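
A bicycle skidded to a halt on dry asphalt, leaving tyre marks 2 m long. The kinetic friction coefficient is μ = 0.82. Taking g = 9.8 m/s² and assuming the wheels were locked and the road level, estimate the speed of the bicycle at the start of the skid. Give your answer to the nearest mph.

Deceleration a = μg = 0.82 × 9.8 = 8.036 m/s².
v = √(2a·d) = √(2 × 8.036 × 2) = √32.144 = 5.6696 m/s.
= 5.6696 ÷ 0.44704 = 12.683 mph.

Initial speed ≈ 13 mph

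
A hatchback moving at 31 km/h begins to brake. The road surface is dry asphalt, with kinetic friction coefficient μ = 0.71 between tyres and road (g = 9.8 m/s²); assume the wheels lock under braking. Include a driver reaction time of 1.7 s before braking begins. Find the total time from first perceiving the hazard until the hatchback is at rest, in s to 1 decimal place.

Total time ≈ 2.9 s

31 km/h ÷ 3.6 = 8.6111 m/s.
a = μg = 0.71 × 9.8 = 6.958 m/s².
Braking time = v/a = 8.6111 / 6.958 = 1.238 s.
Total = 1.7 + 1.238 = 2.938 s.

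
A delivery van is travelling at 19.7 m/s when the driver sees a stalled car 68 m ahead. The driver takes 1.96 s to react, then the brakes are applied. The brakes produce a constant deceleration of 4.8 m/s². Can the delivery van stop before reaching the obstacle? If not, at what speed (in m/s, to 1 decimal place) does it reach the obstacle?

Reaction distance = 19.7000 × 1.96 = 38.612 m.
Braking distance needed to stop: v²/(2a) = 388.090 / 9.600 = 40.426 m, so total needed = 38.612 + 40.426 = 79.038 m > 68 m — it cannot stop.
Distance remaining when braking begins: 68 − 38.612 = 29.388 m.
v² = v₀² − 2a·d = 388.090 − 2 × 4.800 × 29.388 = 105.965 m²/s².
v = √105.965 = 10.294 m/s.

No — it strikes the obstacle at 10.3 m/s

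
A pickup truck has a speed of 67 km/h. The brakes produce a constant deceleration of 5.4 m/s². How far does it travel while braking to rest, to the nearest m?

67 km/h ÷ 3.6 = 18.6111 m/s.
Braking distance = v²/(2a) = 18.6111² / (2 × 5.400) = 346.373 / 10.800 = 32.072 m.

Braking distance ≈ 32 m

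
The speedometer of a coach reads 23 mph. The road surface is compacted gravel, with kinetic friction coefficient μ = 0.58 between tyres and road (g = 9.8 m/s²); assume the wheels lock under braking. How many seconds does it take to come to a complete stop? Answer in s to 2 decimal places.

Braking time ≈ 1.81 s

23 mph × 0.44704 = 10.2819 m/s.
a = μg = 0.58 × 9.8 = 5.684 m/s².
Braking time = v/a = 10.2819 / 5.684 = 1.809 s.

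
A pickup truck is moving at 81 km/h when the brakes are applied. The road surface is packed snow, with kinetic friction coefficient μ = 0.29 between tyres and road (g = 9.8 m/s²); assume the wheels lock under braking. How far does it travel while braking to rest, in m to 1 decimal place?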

---

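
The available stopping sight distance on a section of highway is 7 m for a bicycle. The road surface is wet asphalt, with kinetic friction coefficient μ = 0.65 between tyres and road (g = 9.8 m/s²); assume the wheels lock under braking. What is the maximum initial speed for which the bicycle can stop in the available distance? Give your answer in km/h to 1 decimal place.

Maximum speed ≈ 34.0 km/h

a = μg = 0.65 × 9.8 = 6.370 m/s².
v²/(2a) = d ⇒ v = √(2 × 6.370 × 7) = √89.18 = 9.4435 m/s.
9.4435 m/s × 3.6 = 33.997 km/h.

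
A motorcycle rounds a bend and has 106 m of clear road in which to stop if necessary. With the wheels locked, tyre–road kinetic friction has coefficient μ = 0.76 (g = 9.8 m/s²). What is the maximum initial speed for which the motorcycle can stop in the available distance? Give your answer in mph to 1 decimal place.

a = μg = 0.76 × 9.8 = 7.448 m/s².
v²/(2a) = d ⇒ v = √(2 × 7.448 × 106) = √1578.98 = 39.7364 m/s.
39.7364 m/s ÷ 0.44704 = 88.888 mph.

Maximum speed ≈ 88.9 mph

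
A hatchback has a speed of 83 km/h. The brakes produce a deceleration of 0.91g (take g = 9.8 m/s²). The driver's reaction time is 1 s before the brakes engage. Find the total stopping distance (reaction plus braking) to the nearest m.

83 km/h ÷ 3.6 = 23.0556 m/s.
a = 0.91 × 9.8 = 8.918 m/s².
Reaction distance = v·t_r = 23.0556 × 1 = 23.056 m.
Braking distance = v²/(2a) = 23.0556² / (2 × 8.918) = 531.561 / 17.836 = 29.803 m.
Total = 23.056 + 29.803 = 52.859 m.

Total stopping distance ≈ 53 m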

▶ **Task goal**
Copy out, word for word, the part of the entries above that begins at the line with "The speedometer of" and ends at the line with "A pickup truck is", including both.

▶ **Answer section**
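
The speedometer of a coach reads 23 mph. The road surface is compacted gravel, with kinetic friction coefficient μ = 0.58 between tyres and road (g = 9.8 m/s²); assume the wheels lock under braking. How many seconds does it take to come to a complete stop? Answer in s to 2 decimal places.

Braking time ≈ 1.81 s

23 mph × 0.44704 = 10.2819 m/s.
a = μg = 0.58 × 9.8 = 5.684 m/s².
Braking time = v/a = 10.2819 / 5.684 = 1.809 s.

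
A pickup truck is moving at 81 km/h when the brakes are applied. The road surface is packed snow, with kinetic friction coefficient μ = 0.29 between tyres and road (g = 9.8 m/s²); assume the wheels lock under braking. How far does it travel while braking to rest, in m to 1 decimal place?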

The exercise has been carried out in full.